**What needs to be done**. Go through the listing and return every line with "coupon" in it.
_____
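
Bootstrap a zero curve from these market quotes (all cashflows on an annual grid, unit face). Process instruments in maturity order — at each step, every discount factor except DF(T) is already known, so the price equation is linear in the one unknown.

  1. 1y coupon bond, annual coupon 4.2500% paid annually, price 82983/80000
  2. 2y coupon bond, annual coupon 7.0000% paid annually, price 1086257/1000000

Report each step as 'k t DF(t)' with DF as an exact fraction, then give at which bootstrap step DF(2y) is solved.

step 1 [1y] bond c/1=17/400: DF=(82983/80000 − 17/400·(0))/(1+17/400) = 199/200 ≈ 0.995000
step 2 [2y] bond c/1=7/100: DF=(1086257/1000000 − 7/100·(0.995000))/(1+7/100) = 9501/10000 ≈ 0.950100

1 1 199/200
2 2 9501/10000
DF(2y) is solved at step 2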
_____
**Exercise answer**.
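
  1. 1y coupon bond, annual coupon 4.2500% paid annually, price 82983/80000
  2. 2y coupon bond, annual coupon 7.0000% paid annually, price 1086257/1000000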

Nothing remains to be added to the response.